*TRY IT*
Using the data below, gather each line that includes the word "latitude".

*INFORMATION SUPPLIED*
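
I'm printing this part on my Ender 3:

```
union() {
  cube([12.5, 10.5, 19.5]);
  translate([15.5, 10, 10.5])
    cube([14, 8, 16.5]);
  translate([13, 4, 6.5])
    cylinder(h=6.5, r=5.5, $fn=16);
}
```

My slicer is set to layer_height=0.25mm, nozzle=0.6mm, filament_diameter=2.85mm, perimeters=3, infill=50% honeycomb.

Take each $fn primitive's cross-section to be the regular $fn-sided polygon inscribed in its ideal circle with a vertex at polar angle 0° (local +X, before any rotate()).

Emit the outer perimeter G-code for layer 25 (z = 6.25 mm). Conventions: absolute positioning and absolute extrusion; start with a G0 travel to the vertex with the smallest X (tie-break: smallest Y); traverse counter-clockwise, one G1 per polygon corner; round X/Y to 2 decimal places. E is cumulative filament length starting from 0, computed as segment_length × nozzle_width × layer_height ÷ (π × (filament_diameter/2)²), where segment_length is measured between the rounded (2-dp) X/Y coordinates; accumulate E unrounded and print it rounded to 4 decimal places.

G0 X0.00 Y0.00 Z6.25
G1 X12.50 Y0.00 E0.2939
G1 X12.50 Y10.50 E0.5408
G1 X0.00 Y10.50 E0.8347
G1 X0.00 Y0.00 E1.0816

At z = 6.25 mm: the cube is present — its section is the full 12.5×10.5 rectangle; the cube at (15.5, 10) is absent (z outside [10.5, 27]); the cylinder at (13, 4) is not intersected at this z (z outside [6.5, 13]); Merging all regions: only the 12.5×10.5 cube is present, so the union is just that shape — 1 connected region. The outline is a single polygon with 4 vertices. Extrusion per mm of travel: 0.6 × 0.25 / (π × 1.425²) = 0.023513. Accumulating E over each segment gives final E = 1.0816.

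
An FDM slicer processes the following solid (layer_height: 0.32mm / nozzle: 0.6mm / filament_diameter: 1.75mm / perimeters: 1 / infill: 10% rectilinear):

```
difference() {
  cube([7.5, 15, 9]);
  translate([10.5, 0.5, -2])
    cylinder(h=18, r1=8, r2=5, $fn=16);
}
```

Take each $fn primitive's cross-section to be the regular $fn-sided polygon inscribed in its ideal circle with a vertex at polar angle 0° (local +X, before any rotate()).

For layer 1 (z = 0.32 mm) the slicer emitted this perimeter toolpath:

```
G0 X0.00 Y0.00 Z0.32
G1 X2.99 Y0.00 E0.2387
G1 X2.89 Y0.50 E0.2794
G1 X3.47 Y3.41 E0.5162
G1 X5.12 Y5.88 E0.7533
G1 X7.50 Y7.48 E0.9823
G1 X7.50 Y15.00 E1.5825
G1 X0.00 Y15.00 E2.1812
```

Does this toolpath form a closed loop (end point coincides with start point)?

no

Start point (G0): (0.00, 0.00). End point (last G1): the path does not return to the start — open.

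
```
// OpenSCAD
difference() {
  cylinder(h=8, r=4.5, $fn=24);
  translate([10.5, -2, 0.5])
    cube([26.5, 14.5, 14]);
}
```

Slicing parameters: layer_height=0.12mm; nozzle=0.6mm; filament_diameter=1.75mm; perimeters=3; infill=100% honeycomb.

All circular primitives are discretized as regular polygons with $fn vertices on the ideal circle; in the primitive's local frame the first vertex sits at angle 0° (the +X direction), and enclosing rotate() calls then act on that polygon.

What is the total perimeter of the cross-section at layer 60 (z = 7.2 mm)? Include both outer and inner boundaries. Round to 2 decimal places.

At z = 7.2 mm: the r=4.5 cylinder contributes a regular 24-gon of circumradius 4.5 (perimeter = 2·24·4.500·sin(180°/24) = 28.19 mm); the 26.5×14.5 cube at (10.5, -2) contributes its full rectangle (perimeter 82.00 mm); Subtracting the remaining from the first: starting from the r=4.5 cylinder, the 26.5×14.5 cube at (10.5, -2) misses the remaining region (no effect) — boundary = 28.19 mm. Overall, the cross-section is a single solid region. Total boundary length (outer) = 28.19 mm.

28.19 mm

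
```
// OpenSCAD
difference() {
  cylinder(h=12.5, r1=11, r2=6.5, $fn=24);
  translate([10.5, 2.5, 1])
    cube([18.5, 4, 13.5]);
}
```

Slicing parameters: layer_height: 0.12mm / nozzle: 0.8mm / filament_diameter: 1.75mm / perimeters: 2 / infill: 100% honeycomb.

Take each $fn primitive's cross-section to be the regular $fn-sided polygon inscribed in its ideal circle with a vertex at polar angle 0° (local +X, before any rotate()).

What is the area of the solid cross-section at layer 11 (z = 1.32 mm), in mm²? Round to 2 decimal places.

344.04 mm²

At z = 1.32 mm: the cone contributes a regular 24-gon of circumradius 10.525 (interpolated between r1=11 and r2=6.5 at t=0.106) (area = (24/2)·10.525²·sin(360°/24) = 344.04 mm²); the cube at (10.5, 2.5) (footprint 18.5×4) is included at this height (area 74.00 mm²); Subtracting the remaining from the first: starting from the cone (344.04 mm²), the 18.5×4 cube at (10.5, 2.5) misses the remaining region (no effect) — area = 344.04 mm². Overall, the cross-section is a single solid region. Net area = 344.04 mm².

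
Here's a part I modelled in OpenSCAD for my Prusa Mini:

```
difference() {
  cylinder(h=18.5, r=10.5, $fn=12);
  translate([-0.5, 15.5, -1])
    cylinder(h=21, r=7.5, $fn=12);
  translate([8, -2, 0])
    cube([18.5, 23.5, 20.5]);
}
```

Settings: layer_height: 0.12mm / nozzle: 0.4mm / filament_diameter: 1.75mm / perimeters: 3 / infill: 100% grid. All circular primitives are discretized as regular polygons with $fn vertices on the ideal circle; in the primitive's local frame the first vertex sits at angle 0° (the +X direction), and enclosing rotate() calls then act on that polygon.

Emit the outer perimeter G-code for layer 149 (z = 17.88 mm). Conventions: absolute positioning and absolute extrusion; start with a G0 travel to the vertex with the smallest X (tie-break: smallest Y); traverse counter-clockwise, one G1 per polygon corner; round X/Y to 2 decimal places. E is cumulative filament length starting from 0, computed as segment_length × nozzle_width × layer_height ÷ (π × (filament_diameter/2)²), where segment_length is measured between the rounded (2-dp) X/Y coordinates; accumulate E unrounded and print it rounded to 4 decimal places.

G0 X-10.50 Y0.00 Z17.88
G1 X-9.09 Y-5.25 E0.1085
G1 X-5.25 Y-9.09 E0.2169
G1 X0.00 Y-10.50 E0.3253
G1 X5.25 Y-9.09 E0.4338
G1 X9.09 Y-5.25 E0.5422
G1 X9.96 Y-2.00 E0.6093
G1 X8.00 Y-2.00 E0.6484
G1 X8.00 Y6.34 E0.8149
G1 X5.25 Y9.09 E0.8925
G1 X3.74 Y9.50 E0.9237
G1 X3.25 Y9.00 E0.9377
G1 X-0.50 Y8.00 E1.0151
G1 X-4.25 Y9.00 E1.0926
G1 X-4.53 Y9.29 E1.1006
G1 X-5.25 Y9.09 E1.1155
G1 X-9.09 Y5.25 E1.2239
G1 X-10.50 Y0.00 E1.3324

At z = 17.88 mm: the r=10.5 cylinder contributes a regular 12-gon of circumradius 10.5; the r=7.5 cylinder at (-0.5, 15.5) contributes a regular 12-gon of circumradius 7.5; the cube at (8, -2) (footprint 18.5×23.5) is included at this height; After the difference (first − rest): starting from the r=10.5 cylinder, the r=7.5 cylinder at (-0.5, 15.5) partially overlaps it — only the 11.35 mm² overlap (of its 168.75 mm²) is removed, clipping the outline; the 18.5×23.5 cube at (8, -2) partially overlaps it — only the 14.49 mm² overlap (of its 434.75 mm²) is removed, clipping the outline — 1 connected region. The outline is a single polygon with 17 vertices. Extrusion per mm of travel: 0.4 × 0.12 / (π × 0.875²) = 0.019956. Accumulating E over each segment gives final E = 1.3324.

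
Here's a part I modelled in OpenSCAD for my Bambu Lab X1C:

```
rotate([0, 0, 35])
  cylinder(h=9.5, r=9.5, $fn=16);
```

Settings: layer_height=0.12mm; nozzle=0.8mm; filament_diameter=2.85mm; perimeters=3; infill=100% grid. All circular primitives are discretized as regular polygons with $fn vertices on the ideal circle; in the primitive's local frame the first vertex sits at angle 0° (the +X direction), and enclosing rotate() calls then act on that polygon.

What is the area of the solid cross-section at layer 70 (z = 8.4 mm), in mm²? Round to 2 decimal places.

276.30 mm²

At z = 8.4 mm: the cylinder: section is a regular 16-gon, circumradius r=9.5 (area = (16/2)·9.500²·sin(360°/16) = 276.30 mm²); (whole slice rotated 35° about Z — lengths, areas and connectivity unchanged). Overall, the cross-section is a single solid region. Net area = 276.30 mm².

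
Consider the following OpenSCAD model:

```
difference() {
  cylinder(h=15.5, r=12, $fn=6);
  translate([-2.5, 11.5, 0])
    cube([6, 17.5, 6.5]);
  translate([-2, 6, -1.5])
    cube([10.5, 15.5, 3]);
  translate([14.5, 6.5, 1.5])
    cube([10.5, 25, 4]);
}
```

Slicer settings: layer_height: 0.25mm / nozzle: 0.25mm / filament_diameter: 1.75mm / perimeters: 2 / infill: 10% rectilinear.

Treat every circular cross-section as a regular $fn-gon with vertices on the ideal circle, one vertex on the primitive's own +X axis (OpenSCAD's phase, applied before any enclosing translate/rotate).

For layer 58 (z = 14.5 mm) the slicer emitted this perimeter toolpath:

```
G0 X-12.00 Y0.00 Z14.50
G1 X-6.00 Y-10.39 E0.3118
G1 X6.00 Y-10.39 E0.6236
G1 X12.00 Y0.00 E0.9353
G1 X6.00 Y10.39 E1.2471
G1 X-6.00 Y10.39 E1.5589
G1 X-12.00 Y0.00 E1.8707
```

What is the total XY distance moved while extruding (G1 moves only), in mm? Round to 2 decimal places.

Sum the Euclidean lengths of each G1 segment: total = 71.99 mm.

71.99 mm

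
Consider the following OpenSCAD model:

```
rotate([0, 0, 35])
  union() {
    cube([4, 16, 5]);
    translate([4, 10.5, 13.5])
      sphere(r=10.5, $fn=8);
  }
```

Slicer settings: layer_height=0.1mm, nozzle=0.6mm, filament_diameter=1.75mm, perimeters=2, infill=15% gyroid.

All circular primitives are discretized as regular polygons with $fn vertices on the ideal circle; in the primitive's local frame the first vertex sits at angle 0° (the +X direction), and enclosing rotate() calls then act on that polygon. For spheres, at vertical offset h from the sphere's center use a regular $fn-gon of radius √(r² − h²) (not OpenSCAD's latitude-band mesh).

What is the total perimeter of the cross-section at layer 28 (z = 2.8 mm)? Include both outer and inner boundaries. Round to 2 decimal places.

At z = 2.8 mm: the cube is present — its section is the full 4×16 rectangle (perimeter 40.00 mm); the sphere at (4, 10.5) does not reach this height (|z−center|=10.700 > r=10.5); Taking the union: only the 4×16 cube is present, so the union is just that shape — boundary = 40.00 mm; (whole slice rotated 35° about Z — lengths, areas and connectivity unchanged). Overall, the cross-section is a single solid region. Total boundary length (outer) = 40.00 mm.

40.00 mm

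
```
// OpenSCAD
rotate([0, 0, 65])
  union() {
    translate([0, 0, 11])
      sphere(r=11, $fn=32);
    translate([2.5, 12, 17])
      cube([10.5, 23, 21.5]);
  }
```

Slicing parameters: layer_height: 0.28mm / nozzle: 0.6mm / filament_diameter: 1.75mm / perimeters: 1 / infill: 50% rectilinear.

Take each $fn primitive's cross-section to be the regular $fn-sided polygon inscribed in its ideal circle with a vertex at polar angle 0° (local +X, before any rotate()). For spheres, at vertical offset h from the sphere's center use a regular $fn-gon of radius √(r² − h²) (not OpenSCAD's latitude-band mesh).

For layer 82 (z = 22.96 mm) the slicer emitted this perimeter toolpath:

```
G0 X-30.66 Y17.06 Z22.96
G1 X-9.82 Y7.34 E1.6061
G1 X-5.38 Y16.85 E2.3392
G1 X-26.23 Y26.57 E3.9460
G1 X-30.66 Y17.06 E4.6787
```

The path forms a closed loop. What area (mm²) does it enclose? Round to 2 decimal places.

241.34 mm²

Apply the shoelace formula to the sequence of (X, Y) vertices; enclosed area = 241.34 mm².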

*WRITTEN ANSWER*
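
All circular primitives are discretized as regular polygons with $fn vertices on the ideal circle; in the primitive's local frame the first vertex sits at angle 0° (the +X direction), and enclosing rotate() calls then act on that polygon. For spheres, at vertical offset h from the sphere's center use a regular $fn-gon of radius √(r² − h²) (not OpenSCAD's latitude-band mesh).
Take each $fn primitive's cross-section to be the regular $fn-sided polygon inscribed in its ideal circle with a vertex at polar angle 0° (local +X, before any rotate()). For spheres, at vertical offset h from the sphere's center use a regular $fn-gon of radius √(r² − h²) (not OpenSCAD's latitude-band mesh).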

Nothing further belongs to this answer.